**** Excerpted data
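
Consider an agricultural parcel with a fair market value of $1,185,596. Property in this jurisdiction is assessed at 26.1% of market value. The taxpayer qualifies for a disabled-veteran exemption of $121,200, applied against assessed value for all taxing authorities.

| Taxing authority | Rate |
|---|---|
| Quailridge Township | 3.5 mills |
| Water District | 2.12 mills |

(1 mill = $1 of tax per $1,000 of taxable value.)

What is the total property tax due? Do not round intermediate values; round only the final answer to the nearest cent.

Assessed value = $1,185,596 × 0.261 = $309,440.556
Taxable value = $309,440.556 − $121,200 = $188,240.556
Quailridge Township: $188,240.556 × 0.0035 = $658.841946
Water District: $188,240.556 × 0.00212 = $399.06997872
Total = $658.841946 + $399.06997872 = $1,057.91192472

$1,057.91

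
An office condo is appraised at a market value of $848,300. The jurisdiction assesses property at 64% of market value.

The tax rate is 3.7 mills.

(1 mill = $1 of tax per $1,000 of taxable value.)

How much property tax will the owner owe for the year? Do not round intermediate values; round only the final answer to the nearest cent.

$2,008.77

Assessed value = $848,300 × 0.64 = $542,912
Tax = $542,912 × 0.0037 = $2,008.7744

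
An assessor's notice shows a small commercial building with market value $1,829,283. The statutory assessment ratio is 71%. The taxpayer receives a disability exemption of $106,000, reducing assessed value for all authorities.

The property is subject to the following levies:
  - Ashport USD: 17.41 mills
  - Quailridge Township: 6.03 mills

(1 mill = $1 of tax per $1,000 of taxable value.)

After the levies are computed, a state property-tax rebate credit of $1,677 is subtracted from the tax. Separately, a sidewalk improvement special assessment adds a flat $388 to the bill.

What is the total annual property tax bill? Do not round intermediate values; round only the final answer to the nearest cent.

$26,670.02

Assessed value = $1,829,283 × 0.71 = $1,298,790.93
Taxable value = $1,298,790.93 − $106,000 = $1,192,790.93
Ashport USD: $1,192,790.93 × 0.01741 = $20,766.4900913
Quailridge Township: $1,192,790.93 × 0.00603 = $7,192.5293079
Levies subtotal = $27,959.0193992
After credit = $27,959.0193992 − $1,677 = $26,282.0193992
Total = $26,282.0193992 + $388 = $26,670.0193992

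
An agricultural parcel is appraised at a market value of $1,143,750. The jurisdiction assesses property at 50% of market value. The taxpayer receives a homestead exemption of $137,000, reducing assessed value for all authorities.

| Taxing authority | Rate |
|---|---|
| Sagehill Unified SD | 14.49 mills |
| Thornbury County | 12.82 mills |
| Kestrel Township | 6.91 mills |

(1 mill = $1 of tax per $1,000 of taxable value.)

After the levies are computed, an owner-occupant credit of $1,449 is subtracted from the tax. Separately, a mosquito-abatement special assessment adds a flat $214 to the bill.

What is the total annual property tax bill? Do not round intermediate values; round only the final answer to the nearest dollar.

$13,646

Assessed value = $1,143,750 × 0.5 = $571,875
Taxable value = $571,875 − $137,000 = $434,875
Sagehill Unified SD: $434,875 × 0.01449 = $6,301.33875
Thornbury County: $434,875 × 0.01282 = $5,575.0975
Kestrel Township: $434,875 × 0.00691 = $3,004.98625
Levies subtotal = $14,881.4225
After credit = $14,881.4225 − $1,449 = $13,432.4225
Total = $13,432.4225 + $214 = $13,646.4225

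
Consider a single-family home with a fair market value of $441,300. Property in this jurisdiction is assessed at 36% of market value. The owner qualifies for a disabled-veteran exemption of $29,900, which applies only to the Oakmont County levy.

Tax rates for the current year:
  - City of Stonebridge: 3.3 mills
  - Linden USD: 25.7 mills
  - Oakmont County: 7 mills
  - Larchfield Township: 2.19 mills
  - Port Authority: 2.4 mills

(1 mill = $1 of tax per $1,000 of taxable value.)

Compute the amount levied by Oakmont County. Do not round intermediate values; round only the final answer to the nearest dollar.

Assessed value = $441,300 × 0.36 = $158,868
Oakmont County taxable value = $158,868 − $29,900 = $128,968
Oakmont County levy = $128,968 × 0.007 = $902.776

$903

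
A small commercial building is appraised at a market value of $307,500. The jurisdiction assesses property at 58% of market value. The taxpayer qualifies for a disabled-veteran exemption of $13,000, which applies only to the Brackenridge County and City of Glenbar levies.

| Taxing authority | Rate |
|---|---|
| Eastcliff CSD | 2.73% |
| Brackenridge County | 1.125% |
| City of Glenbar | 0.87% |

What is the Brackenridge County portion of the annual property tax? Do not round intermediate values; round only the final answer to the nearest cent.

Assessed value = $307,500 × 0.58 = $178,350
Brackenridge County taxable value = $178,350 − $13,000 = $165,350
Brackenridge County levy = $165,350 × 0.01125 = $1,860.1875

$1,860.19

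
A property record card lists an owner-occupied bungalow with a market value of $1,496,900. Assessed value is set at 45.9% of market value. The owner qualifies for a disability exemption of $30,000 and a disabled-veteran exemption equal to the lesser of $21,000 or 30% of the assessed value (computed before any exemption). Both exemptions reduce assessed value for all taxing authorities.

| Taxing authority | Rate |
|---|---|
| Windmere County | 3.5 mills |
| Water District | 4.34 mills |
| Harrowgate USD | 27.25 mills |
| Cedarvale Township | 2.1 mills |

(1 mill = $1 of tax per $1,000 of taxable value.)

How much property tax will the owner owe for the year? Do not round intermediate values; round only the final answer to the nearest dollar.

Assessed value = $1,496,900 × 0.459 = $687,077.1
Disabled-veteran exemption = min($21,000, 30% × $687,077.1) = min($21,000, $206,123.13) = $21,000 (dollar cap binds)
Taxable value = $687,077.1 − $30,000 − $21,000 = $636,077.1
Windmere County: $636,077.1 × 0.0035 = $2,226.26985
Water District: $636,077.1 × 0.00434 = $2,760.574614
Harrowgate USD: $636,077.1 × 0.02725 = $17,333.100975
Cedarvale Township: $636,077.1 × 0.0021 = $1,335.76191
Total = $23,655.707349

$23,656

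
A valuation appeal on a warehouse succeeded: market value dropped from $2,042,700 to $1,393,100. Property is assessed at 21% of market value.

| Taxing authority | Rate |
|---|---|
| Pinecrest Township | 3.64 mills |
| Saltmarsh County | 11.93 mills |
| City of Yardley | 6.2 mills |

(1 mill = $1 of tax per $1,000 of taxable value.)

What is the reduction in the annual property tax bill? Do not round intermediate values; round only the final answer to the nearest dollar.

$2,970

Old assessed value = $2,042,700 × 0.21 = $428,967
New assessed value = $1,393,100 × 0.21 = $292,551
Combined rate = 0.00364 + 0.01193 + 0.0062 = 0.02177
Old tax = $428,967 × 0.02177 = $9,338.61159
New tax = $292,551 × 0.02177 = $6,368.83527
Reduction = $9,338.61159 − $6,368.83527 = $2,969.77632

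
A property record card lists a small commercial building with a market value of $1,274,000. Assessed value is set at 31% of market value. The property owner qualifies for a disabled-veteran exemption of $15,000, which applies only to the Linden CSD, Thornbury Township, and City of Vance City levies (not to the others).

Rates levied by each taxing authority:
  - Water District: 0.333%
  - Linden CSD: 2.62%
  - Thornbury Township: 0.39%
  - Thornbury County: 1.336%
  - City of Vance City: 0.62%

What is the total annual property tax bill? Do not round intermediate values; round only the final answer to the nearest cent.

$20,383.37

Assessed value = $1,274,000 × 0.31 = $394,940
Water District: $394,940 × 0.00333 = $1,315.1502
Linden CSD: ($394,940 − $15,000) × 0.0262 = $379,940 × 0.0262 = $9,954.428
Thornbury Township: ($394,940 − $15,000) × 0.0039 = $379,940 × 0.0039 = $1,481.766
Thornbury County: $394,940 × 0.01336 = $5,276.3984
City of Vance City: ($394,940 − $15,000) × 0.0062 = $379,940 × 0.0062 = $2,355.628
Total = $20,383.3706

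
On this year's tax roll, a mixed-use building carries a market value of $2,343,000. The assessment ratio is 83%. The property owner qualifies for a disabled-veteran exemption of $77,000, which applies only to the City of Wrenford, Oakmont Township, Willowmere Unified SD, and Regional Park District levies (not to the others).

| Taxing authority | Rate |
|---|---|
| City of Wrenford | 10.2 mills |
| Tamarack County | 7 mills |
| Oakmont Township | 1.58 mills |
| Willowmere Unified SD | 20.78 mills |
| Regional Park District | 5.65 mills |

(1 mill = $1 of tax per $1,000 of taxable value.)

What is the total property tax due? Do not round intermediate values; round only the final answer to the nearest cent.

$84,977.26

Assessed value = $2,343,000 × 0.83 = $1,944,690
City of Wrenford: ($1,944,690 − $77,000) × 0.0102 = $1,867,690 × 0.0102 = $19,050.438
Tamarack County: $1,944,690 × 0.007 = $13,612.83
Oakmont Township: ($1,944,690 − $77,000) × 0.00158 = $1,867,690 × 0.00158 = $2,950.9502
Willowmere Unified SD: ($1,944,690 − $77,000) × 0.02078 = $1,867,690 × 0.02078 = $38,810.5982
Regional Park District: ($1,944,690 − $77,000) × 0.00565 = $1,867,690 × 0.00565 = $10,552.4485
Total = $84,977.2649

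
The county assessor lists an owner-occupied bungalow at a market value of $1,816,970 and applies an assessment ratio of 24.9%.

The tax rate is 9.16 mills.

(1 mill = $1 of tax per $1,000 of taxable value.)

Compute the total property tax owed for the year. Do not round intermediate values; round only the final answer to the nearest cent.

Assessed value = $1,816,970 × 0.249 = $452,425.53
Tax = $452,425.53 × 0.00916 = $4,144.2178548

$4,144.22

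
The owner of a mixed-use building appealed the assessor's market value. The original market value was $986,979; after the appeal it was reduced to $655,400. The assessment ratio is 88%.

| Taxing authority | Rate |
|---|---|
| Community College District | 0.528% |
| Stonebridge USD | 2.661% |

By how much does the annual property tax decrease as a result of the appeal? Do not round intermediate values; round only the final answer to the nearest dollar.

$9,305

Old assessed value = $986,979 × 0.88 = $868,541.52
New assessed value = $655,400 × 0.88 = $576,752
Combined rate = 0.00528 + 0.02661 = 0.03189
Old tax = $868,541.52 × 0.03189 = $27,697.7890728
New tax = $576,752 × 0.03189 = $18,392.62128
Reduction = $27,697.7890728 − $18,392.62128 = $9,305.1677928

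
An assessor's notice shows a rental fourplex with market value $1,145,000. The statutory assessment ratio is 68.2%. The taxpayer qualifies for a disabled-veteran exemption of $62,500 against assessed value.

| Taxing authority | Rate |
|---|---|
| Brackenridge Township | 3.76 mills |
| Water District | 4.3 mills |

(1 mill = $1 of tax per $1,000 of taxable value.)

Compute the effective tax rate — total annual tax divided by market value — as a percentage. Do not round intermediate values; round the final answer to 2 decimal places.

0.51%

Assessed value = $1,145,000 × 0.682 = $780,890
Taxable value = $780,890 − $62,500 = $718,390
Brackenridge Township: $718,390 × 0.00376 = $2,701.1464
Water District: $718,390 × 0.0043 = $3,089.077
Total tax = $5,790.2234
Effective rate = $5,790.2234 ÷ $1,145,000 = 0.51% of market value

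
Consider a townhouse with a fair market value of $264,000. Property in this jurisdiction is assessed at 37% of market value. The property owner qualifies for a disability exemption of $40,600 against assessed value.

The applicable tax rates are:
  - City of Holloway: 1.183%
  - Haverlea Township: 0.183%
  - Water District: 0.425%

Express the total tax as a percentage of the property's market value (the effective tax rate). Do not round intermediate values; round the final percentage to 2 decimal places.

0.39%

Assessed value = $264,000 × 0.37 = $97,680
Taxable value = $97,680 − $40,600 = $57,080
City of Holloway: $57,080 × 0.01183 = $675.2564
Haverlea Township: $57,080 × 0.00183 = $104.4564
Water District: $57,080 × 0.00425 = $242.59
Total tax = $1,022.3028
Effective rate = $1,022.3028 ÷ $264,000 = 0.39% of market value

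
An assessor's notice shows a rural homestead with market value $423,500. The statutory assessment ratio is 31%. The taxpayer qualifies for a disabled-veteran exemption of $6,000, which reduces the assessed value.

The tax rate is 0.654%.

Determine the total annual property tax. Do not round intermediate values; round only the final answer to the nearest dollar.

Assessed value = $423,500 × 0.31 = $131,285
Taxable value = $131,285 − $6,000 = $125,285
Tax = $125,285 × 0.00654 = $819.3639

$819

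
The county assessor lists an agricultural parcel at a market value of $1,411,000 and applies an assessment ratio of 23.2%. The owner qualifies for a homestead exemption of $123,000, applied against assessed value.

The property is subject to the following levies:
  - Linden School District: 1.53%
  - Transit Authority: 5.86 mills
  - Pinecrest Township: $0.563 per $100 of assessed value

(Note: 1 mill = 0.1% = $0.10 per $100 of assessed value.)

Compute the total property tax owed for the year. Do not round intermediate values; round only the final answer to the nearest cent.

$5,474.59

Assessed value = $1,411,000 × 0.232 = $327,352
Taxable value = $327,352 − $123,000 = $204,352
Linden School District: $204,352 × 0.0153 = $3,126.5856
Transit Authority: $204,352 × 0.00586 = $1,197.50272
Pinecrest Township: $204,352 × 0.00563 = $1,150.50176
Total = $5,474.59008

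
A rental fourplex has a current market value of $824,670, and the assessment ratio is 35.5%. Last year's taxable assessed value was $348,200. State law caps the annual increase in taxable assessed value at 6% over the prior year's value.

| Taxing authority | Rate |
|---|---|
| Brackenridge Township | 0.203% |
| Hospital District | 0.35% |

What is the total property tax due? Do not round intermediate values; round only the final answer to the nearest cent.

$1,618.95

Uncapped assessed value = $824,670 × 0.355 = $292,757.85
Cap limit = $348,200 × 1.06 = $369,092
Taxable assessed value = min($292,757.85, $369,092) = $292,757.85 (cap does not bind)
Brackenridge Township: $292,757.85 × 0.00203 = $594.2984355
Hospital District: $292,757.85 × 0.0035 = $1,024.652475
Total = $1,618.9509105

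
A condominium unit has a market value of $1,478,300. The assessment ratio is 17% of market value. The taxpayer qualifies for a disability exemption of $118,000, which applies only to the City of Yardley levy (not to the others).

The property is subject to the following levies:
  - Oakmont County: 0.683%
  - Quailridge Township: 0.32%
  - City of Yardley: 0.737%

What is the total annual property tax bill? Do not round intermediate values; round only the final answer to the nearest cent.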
********
About this exercise = Search the listing for the string "fourplex". Copy each line where it is found.

Output for this task =
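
An assessor's notice shows a rental fourplex with market value $1,145,000. The statutory assessment ratio is 68.2%. The taxpayer qualifies for a disabled-veteran exemption of $62,500 against assessed value.
A rental fourplex has a current market value of $824,670, and the assessment ratio is 35.5%. Last year's taxable assessed value was $348,200. State law caps the annual increase in taxable assessed value at 6% over the prior year's value.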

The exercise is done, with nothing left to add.